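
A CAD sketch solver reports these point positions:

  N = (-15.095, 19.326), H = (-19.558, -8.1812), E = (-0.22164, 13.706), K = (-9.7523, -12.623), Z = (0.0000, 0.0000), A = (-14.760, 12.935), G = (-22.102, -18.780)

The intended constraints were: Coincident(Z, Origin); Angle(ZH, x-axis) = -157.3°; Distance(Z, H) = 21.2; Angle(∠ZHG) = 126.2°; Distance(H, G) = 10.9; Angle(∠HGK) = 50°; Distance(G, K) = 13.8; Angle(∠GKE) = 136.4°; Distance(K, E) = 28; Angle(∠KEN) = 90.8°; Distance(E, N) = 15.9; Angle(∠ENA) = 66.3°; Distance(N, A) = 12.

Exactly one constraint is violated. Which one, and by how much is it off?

Distance(N, A) = 12 — off by 5.60.

Z = (0.00, 0.00) ✓; ZH at -157.3° ✓; |ZH| = 21.20 ✓; ∠ZHG = 126.2° ✓; |HG| = 10.90 ✓; ∠HGK = 50.00° ✓; |GK| = 13.80 ✓; ∠GKE = 136.4° ✓; |KE| = 28.00 ✓; ∠KEN = 90.80° ✓; |EN| = 15.90 ✓; ∠ENA = 66.30° ✓; |NA| = 6.400 ✗.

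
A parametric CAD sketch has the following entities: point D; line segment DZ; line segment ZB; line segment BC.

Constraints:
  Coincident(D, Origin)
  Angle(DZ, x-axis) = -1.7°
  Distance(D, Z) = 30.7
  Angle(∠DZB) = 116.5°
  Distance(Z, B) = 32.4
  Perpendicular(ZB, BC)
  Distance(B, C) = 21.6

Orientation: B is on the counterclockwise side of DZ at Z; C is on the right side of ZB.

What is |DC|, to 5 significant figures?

67.330

D is at the origin; DZ runs at -1.7° with length 30.7, so Z = 30.7·(cos -1.7°, sin -1.7°) = (30.686, -0.91075). ∠DZB = 116.5°, so ZB runs at -1.7° + (180° − 116.5°) = 61.800° from the x-axis; with |ZB| = 32.4, B = Z + 32.4·(cos 61.800°, sin 61.800°) = (45.997, 27.643). ZB is perpendicular to BC; with |BC| = 21.6 on the right of ZB, C = B + 21.6·(0.88130, -0.47255) = (65.033, 17.436). Then |DC| = |C − D| = 67.330.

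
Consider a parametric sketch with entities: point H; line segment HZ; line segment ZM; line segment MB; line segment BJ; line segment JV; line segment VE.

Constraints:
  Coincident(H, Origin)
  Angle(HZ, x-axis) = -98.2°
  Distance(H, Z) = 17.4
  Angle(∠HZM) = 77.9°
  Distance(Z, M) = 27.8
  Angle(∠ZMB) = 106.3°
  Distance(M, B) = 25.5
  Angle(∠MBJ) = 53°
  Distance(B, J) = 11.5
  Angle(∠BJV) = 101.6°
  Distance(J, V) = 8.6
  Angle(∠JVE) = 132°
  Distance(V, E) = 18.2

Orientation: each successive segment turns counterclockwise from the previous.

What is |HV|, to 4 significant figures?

22.50

H is at the origin; HZ runs at -98.2° with length 17.4, so Z = (-2.482, -17.22). ∠HZM = 77.9° gives ZM at 3.900° from the x-axis; with |ZM| = 27.8, M = (25.25, -15.33). ∠ZMB = 106.3° gives MB at 77.60° from the x-axis; with |MB| = 25.5, B = (30.73, 9.574). ∠MBJ = 53.0° gives BJ at -155.4° from the x-axis; with |BJ| = 11.5, J = (20.27, 4.787). ∠BJV = 101.6° gives JV at -77.00° from the x-axis; with |JV| = 8.6, V = (22.21, -3.593). Then |HV| = |V − H| = 22.50.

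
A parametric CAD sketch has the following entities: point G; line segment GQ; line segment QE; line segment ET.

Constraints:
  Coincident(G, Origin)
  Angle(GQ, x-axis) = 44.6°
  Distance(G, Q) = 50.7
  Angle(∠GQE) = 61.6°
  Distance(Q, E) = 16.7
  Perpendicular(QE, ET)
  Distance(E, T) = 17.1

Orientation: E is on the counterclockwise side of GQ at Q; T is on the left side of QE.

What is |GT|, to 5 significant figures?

28.480

G is at the origin; GQ runs at 44.6° with length 50.7, so Q = 50.7·(cos 44.6°, sin 44.6°) = (36.100, 35.599). ∠GQE = 61.6°, so QE runs at 44.6° + (180° − 61.6°) = 163.00° from the x-axis; with |QE| = 16.7, E = Q + 16.7·(cos 163.00°, sin 163.00°) = (20.129, 40.482). The perpendicularity gives ET at right angles to QE; with |ET| = 17.1 on the left of QE, T = E + 17.1·(-0.29237, -0.95630) = (15.130, 24.129). Then |GT| = |T − G| = 28.480.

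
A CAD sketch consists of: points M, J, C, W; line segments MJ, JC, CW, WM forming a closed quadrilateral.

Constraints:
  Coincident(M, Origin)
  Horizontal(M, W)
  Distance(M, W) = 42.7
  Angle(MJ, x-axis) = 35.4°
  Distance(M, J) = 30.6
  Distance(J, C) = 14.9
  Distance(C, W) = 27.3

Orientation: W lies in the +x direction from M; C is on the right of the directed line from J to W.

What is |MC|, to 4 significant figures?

17.04

M is at the origin; MW is horizontal with |MW| = 42.7 and W in +x, so W = (42.7, 0). MJ runs at 35.4° with |MJ| = 30.6, so J = (24.94, 17.73). C is determined by |JC| = 14.9 and |CW| = 27.3 together: it lies at the intersection of circle(J, 14.9) and circle(W, 27.3). With |JW| = 25.09, the foot of the radical line on JW is 2.117 from J and the perpendicular offset is √(14.9² − 2.117²) = 14.75. Taking the right-of-JW solution: C = (16.02, 5.792).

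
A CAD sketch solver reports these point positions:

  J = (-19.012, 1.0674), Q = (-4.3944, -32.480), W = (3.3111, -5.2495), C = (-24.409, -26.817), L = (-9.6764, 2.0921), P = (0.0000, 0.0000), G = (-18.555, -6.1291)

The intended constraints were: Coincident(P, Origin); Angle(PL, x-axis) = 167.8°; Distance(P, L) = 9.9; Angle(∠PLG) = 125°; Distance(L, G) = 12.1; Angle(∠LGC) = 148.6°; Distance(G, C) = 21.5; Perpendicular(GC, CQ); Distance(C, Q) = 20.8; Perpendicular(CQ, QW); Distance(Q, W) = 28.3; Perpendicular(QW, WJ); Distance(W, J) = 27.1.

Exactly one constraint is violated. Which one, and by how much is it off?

Distance(W, J) = 27.1 — off by 3.90.

P = (0.00, 0.00) ✓; PL at 167.8° ✓; |PL| = 9.900 ✓; ∠PLG = 125.0° ✓; |LG| = 12.10 ✓; ∠LGC = 148.6° ✓; |GC| = 21.50 ✓; ∠(GC, CQ) = 90.00° ✓; |CQ| = 20.80 ✓; ∠(CQ, QW) = 90.00° ✓; |QW| = 28.30 ✓; ∠(QW, WJ) = 90.00° ✓; |WJ| = 23.20 ✗.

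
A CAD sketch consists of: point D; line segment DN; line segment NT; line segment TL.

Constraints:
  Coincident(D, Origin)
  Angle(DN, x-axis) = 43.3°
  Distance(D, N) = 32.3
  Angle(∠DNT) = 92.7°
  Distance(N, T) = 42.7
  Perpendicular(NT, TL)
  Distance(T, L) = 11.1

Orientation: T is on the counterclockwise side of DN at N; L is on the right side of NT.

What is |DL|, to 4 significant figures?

61.94

∠DNT = 92.7°, so NT runs at 43.3° + (180° − 92.7°) = 130.6° from the x-axis; with |NT| = 42.7, T = N + 42.7·(cos 130.6°, sin 130.6°) = (-4.281, 54.57). The perpendicularity gives TL at right angles to NT; with |TL| = 11.1 on the right of NT, L = T + 11.1·(0.7593, 0.6508) = (4.147, 61.80). Then |DL| = |L − D| = 61.94.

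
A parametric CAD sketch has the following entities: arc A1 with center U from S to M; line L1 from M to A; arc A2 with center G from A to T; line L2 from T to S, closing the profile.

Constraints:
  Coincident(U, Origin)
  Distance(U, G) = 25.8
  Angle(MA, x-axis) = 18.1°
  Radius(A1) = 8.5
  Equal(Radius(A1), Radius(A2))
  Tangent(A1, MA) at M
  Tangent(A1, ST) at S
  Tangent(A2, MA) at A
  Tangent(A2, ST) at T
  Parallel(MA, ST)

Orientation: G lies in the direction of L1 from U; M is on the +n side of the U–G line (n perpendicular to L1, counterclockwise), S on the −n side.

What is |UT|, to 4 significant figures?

27.16

The slot axis is L1's direction at 18.1°, so u = (cos 18.1°, sin 18.1°) = (0.9505, 0.3107) and n = (−sin 18.1°, cos 18.1°) = (-0.3107, 0.9505). U is at the origin and G lies 25.8 along u from U, so G = 25.8·u = (24.52, 8.015). Tangency of A1 to both parallel lines with radius 8.5 puts M and S at U ± 8.5·n: M = (-2.641, 8.079), S = (2.641, -8.079). Equal radii place A and T the same way about G: A = G + 8.5·n = (21.88, 16.09), T = G − 8.5·n = (27.16, -0.06393). Then |UT| = |T − U| = 27.16.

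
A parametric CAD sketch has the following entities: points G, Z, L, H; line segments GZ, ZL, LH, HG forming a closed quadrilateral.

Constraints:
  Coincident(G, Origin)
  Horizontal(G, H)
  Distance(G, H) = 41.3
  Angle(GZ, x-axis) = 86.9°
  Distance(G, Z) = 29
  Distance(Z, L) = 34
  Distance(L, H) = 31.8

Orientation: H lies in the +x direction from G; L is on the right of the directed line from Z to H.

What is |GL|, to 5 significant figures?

10.562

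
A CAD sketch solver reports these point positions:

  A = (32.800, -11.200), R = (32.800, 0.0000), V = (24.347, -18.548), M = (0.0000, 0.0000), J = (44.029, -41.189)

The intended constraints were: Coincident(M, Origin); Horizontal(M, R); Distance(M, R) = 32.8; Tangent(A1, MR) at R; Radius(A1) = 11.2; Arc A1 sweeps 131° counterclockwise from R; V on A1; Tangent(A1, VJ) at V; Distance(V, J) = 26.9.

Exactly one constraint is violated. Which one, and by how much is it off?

Distance(V, J) = 26.9 — off by 3.10.

M = (0.00, 0.00) ✓; M.y = 0.00, R.y = 0.00 ✓; |MR| = 32.80 ✓; ∠(AR, RM) = 90.00° ✓; |AR| = 11.20 ✓; bearing(A→V) − bearing(A→R) = 131.0° ✓; |AV| = 11.20 ✓; ∠(AV, VJ) = 90.00° ✓; |VJ| = 30.00 ✗.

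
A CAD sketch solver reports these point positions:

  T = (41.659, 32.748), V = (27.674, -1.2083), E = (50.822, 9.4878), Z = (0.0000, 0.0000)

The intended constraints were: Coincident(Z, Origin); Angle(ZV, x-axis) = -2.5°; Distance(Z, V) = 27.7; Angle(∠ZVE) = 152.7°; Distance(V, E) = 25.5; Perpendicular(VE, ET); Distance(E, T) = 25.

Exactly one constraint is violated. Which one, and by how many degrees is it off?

Perpendicular(VE, ET) — off by 3.30°.

Z = (0.00, 0.00) ✓; ZV at -2.500° ✓; |ZV| = 27.70 ✓; ∠ZVE = 152.7° ✓; |VE| = 25.50 ✓; ∠(VE, ET) = 86.70° ✗; |ET| = 25.00 ✓.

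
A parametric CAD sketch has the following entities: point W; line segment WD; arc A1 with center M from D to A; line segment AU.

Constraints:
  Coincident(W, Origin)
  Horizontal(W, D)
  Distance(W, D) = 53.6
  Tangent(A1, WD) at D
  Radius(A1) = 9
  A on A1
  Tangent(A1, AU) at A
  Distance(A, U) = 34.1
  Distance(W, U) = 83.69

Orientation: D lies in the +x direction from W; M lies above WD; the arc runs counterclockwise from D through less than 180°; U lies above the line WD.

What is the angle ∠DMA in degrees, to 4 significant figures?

67.26°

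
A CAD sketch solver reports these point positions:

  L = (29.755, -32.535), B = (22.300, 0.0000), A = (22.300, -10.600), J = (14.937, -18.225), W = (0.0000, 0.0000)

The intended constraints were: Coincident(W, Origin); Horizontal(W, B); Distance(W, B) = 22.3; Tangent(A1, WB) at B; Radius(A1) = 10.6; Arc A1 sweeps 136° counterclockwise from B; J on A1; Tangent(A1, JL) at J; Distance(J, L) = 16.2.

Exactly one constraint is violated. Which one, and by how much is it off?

Distance(J, L) = 16.2 — off by 4.40.

W = (0.00, 0.00) ✓; W.y = 0.00, B.y = 0.00 ✓; |WB| = 22.30 ✓; ∠(AB, BW) = 90.00° ✓; |AB| = 10.60 ✓; bearing(A→J) − bearing(A→B) = 136.0° ✓; |AJ| = 10.60 ✓; ∠(AJ, JL) = 90.00° ✓; |JL| = 20.60 ✗.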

———

• DESCRIPTION OF THE TASK
After locating the line holding "Orientation: E is" above, output exactly that line and every line after it through the line holding "Orientation: W lies". Include nothing else.

• SOLUTION
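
Orientation: E is on the counterclockwise side of GQ at Q; T is on the left side of QE.

What is |GT|, to 5 significant figures?

28.480

G is at the origin; GQ runs at 44.6° with length 50.7, so Q = 50.7·(cos 44.6°, sin 44.6°) = (36.100, 35.599). ∠GQE = 61.6°, so QE runs at 44.6° + (180° − 61.6°) = 163.00° from the x-axis; with |QE| = 16.7, E = Q + 16.7·(cos 163.00°, sin 163.00°) = (20.129, 40.482). The perpendicularity gives ET at right angles to QE; with |ET| = 17.1 on the left of QE, T = E + 17.1·(-0.29237, -0.95630) = (15.130, 24.129). Then |GT| = |T − G| = 28.480.

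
A CAD sketch consists of: points M, J, C, W; line segments MJ, JC, CW, WM forming a closed quadrilateral.

Constraints:
  Coincident(M, Origin)
  Horizontal(M, W)
  Distance(M, W) = 42.7
  Angle(MJ, x-axis) = 35.4°
  Distance(M, J) = 30.6
  Distance(J, C) = 14.9
  Distance(C, W) = 27.3

Orientation: W lies in the +x direction from M; C is on the right of the directed line from J to W.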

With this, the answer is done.